- ASSIGNED TASK:
Collect every line of the records below that contains the word "chains".

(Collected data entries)
>>>>

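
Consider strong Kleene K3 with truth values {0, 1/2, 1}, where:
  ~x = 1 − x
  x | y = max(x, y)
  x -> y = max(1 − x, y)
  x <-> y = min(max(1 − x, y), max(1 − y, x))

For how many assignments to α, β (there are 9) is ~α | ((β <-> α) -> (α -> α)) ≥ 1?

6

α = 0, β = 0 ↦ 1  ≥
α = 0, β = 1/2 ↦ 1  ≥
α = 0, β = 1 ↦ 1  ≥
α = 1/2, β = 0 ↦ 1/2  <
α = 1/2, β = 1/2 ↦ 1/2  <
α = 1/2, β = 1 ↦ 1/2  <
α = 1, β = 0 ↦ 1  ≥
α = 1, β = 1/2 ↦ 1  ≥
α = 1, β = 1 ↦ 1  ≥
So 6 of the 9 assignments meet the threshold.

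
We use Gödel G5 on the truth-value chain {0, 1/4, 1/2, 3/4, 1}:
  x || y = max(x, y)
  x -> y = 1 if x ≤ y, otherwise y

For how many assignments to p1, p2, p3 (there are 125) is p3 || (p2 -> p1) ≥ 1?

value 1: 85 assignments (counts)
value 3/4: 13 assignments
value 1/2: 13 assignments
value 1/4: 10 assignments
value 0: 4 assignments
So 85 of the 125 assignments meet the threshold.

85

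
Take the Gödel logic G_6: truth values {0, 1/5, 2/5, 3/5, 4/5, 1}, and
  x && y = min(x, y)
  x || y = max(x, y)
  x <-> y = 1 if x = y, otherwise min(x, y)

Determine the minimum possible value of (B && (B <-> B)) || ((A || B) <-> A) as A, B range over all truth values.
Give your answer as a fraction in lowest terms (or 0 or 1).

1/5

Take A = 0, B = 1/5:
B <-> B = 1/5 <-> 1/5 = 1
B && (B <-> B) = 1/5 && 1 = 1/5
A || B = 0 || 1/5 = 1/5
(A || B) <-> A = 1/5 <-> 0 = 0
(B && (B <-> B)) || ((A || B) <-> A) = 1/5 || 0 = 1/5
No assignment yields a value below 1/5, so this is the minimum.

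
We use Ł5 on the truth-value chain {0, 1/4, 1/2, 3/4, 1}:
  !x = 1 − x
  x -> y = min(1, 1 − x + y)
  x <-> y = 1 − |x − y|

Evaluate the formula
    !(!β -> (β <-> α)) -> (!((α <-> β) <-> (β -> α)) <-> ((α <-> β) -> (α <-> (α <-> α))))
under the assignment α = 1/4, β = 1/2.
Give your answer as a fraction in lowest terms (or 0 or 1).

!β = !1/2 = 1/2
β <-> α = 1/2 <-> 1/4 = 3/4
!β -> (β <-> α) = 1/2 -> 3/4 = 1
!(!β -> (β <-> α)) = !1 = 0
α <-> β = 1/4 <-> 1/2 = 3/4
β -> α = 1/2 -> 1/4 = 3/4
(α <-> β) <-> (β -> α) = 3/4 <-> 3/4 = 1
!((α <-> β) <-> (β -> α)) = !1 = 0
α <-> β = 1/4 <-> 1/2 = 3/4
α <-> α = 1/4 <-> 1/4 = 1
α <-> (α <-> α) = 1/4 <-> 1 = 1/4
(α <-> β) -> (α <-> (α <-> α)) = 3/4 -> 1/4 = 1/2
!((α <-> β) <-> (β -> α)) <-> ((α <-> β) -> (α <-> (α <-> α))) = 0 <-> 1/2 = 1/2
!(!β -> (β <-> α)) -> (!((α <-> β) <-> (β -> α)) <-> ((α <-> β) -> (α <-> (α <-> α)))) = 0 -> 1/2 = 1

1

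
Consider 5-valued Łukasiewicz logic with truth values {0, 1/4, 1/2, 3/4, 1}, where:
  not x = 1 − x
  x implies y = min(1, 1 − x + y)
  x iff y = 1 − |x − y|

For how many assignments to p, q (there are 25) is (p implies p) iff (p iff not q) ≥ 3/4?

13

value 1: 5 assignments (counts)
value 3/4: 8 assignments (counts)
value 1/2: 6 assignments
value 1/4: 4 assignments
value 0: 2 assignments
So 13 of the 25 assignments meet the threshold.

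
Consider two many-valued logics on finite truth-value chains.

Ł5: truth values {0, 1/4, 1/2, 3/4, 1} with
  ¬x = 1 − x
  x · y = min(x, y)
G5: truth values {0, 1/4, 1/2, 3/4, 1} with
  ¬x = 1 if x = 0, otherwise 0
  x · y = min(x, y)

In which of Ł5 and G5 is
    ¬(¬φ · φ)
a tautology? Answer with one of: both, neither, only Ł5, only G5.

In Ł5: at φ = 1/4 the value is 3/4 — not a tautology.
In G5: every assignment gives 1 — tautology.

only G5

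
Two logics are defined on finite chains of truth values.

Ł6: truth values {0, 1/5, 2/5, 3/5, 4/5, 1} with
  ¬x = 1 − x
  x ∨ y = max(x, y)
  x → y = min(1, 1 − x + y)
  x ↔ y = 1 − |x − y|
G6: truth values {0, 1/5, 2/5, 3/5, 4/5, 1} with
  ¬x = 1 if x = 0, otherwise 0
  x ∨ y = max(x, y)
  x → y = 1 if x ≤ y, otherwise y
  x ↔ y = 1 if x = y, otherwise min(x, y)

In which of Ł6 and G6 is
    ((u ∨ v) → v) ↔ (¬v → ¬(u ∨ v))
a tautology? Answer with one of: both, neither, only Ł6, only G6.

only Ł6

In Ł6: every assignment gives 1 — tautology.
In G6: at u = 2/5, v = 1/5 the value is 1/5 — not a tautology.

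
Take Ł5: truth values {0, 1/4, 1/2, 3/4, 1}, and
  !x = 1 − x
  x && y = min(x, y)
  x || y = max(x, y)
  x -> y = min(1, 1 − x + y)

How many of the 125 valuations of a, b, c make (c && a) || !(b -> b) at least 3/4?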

<<<<

- SOLUTION BELOW:
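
Consider two many-valued logics on finite truth-value chains.
Two logics are defined on finite chains of truth values.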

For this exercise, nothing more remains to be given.